[[ Input data, beginning ]]

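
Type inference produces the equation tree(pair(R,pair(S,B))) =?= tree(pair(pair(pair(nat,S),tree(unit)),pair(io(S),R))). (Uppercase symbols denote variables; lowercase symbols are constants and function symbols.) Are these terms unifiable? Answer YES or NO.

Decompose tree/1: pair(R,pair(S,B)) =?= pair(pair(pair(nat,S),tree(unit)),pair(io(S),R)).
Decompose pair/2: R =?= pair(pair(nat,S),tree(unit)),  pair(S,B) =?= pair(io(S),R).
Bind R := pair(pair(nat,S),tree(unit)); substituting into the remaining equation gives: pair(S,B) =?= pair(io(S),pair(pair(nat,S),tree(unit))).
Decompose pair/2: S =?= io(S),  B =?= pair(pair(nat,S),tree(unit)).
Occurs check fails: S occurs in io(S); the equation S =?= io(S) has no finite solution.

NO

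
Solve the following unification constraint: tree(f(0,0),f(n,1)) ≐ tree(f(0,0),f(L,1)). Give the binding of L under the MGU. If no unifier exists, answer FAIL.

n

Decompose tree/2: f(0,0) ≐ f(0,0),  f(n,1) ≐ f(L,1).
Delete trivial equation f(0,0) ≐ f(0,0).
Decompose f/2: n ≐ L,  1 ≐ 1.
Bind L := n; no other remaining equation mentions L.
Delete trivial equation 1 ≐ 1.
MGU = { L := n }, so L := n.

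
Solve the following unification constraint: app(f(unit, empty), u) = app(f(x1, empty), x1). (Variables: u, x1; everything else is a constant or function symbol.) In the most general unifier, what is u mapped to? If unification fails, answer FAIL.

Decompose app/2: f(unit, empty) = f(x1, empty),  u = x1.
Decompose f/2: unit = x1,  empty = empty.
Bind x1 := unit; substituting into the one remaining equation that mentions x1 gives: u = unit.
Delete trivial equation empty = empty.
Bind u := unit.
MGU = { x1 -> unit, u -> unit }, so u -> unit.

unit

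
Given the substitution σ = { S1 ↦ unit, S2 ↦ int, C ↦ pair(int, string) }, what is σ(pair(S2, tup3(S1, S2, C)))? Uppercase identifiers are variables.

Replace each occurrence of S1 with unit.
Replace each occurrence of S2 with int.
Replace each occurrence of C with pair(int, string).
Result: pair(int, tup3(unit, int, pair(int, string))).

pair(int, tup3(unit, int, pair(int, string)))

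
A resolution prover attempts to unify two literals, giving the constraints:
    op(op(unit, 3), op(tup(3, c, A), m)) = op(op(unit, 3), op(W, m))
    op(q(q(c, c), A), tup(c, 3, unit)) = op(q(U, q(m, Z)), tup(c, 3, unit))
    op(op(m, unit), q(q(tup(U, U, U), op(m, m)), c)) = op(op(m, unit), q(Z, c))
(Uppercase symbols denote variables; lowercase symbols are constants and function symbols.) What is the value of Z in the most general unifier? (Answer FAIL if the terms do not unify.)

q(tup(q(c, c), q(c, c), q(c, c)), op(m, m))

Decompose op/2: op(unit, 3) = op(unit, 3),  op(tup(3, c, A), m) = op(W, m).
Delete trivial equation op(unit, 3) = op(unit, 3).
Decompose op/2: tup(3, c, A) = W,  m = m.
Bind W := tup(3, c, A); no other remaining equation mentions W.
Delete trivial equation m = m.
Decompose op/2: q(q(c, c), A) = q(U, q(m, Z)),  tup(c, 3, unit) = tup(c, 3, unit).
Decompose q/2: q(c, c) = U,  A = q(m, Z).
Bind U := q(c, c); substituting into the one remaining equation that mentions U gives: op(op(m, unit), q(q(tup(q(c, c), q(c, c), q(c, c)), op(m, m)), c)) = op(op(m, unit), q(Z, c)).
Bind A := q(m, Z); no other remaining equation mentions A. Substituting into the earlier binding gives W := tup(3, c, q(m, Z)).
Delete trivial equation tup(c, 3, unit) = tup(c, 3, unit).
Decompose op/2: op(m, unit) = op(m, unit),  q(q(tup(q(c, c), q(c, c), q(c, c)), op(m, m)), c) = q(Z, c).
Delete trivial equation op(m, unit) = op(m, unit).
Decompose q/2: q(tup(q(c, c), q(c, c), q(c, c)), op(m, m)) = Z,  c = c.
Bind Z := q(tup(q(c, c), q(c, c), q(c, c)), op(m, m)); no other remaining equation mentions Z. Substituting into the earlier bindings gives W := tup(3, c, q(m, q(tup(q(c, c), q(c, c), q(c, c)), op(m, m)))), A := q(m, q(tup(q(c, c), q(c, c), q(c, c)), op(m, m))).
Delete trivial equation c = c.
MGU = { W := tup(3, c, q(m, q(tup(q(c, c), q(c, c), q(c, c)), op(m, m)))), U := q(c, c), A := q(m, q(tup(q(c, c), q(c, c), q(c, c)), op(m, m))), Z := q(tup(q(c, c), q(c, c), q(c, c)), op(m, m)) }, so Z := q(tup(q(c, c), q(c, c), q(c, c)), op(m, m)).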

[[ Input data, end ]]
[[ Input data, beginning ]]

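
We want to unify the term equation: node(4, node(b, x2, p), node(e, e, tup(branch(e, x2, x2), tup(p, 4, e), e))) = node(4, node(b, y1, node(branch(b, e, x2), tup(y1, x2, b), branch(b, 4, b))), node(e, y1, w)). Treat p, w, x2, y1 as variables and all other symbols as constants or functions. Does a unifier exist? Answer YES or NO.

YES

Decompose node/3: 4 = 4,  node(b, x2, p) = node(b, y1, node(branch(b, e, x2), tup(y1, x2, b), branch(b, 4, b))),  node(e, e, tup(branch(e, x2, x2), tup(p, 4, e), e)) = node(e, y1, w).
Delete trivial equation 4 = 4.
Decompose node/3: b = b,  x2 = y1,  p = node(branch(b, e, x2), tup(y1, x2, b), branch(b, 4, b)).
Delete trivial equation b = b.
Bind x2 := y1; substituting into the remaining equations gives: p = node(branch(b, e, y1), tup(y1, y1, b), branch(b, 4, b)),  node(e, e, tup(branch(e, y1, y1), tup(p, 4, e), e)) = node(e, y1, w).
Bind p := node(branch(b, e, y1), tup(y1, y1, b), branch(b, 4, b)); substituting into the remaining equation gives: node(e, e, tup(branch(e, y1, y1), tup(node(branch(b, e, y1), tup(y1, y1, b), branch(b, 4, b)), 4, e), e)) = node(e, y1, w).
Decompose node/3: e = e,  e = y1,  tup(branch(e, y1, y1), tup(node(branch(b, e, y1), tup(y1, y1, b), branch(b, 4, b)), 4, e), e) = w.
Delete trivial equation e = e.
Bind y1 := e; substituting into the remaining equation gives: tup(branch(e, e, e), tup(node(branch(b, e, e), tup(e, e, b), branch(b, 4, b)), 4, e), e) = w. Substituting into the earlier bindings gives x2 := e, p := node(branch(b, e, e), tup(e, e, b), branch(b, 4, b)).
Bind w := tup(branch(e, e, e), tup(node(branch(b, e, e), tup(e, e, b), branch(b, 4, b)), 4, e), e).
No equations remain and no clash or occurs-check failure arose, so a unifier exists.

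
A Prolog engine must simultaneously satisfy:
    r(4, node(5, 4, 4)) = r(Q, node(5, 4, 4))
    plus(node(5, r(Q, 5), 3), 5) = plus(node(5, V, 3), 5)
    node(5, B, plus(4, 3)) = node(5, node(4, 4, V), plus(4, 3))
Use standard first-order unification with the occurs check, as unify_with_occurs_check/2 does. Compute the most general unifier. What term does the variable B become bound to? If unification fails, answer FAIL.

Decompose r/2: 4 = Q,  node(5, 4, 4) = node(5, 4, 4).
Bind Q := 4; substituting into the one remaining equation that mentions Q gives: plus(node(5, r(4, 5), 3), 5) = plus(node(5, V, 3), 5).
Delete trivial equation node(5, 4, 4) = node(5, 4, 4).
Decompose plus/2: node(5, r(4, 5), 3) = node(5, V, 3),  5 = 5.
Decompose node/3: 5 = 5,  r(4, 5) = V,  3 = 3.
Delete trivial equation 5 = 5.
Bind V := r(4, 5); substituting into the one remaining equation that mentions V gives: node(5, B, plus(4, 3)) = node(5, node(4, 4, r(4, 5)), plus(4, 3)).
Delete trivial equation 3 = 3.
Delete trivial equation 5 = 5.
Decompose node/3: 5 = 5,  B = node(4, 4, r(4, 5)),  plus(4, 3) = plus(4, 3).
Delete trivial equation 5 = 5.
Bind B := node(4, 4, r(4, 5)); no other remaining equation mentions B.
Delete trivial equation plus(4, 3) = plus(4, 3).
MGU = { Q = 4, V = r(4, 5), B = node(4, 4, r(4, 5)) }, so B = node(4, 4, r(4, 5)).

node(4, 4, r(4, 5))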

[[ Input data, end ]]
[[ Input data, beginning ]]

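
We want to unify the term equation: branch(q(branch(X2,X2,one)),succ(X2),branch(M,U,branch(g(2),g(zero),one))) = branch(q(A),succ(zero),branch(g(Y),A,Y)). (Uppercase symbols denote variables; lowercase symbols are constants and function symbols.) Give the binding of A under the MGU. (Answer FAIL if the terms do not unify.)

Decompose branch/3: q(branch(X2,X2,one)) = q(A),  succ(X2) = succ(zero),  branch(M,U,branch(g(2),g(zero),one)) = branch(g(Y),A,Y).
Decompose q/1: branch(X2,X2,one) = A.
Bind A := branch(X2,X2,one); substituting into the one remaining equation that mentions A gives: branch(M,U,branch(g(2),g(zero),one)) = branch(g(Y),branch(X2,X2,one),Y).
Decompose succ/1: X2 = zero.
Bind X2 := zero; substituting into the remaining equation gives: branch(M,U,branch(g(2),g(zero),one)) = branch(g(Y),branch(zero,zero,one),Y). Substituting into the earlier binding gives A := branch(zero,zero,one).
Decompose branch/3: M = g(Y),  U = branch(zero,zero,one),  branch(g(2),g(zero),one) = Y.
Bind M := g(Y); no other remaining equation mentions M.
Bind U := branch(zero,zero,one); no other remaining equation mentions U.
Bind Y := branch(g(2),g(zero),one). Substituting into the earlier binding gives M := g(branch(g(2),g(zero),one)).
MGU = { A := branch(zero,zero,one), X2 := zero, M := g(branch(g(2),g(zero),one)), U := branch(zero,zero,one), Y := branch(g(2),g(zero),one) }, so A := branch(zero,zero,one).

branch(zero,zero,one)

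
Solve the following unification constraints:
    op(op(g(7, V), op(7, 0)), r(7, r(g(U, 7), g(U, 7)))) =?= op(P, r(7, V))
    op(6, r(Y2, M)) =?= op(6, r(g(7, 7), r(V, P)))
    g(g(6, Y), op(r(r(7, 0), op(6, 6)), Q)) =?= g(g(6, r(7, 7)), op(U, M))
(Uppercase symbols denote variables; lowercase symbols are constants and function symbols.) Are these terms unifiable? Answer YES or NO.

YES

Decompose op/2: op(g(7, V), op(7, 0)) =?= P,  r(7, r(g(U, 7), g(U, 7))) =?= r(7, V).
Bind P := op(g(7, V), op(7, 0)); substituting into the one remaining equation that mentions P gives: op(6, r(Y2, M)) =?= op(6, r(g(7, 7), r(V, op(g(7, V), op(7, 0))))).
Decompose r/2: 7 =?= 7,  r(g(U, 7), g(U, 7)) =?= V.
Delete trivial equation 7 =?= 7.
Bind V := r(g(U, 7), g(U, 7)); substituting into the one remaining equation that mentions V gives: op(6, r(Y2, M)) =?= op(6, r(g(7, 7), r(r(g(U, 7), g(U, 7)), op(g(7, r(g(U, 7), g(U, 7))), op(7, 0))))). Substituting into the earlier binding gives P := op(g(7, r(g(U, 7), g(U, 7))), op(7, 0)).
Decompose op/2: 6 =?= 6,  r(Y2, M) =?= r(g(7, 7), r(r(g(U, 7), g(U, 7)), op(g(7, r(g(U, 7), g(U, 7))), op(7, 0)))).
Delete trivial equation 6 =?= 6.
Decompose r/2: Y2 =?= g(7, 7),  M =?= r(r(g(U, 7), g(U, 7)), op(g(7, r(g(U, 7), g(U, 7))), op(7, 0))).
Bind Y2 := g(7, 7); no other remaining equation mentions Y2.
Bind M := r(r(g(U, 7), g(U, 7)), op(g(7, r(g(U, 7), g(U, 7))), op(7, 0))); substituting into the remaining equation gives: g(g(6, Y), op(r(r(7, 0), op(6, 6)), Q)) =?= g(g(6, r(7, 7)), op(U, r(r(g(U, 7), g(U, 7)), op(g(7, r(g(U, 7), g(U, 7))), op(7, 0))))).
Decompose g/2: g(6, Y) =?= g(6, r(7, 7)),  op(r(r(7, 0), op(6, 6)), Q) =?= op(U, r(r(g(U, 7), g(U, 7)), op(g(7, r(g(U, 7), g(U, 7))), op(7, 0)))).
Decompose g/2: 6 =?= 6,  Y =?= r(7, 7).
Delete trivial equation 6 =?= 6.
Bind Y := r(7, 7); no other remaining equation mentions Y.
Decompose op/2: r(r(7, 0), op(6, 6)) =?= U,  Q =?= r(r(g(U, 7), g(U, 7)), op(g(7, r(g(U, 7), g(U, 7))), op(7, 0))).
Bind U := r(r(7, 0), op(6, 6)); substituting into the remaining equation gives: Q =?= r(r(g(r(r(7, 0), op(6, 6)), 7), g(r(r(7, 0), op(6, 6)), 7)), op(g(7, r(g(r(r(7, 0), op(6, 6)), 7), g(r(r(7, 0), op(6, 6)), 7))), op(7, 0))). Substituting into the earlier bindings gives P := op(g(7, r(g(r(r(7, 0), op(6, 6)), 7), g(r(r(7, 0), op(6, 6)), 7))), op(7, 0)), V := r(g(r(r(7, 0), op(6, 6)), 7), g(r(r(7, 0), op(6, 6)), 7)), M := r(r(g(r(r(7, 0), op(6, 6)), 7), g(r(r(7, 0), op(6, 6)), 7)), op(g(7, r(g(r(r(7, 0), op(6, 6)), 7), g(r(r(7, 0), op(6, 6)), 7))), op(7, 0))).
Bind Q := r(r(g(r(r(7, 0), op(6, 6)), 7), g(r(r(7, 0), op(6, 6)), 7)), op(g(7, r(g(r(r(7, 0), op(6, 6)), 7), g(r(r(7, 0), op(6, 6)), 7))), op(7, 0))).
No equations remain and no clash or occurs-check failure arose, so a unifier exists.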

[[ Input data, end ]]

> [Problem requirements]: Gather up, from the records above, each line where the word "constraints" appears.

> [Response]:
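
A resolution prover attempts to unify two literals, giving the constraints:
Solve the following unification constraints: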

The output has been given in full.